**WORK ITEM**
Every record must appear in the answer exactly as it stands.

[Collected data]
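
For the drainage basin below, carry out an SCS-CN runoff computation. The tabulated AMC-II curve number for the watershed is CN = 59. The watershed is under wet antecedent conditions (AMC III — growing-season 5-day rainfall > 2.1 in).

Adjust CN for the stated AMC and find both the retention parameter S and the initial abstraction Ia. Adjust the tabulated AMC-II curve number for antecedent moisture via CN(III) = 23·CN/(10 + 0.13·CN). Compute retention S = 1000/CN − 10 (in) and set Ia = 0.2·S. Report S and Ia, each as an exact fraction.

Adjust CN=59 to AMC III: 23·59/(10 + 0.13·59) → 1357 ÷ (1767/100) = 135700/1767 ≈ 76.797
Max retention: S = 1000/(135700/1767) − 10 = 4100/1357 in (≈ 3.021 in)
Ia = 0.2·(4100/1357) = 820/1357 in ≈ 0.604 in

S = 4100/1357 in ≈ 3.021 in; Ia = 820/1357 in ≈ 0.604 in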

**EXERCISE RESULT**
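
For the drainage basin below, carry out an SCS-CN runoff computation. The tabulated AMC-II curve number for the watershed is CN = 59. The watershed is under wet antecedent conditions (AMC III — growing-season 5-day rainfall > 2.1 in).

Adjust CN for the stated AMC and find both the retention parameter S and the initial abstraction Ia. Adjust the tabulated AMC-II curve number for antecedent moisture via CN(III) = 23·CN/(10 + 0.13·CN). Compute retention S = 1000/CN − 10 (in) and set Ia = 0.2·S. Report S and Ia, each as an exact fraction.

Adjust CN=59 to AMC III: 23·59/(10 + 0.13·59) → 1357 ÷ (1767/100) = 135700/1767 ≈ 76.797
Max retention: S = 1000/(135700/1767) − 10 = 4100/1357 in (≈ 3.021 in)
Ia = 0.2·(4100/1357) = 820/1357 in ≈ 0.604 in

S = 4100/1357 in ≈ 3.021 in; Ia = 820/1357 in ≈ 0.604 in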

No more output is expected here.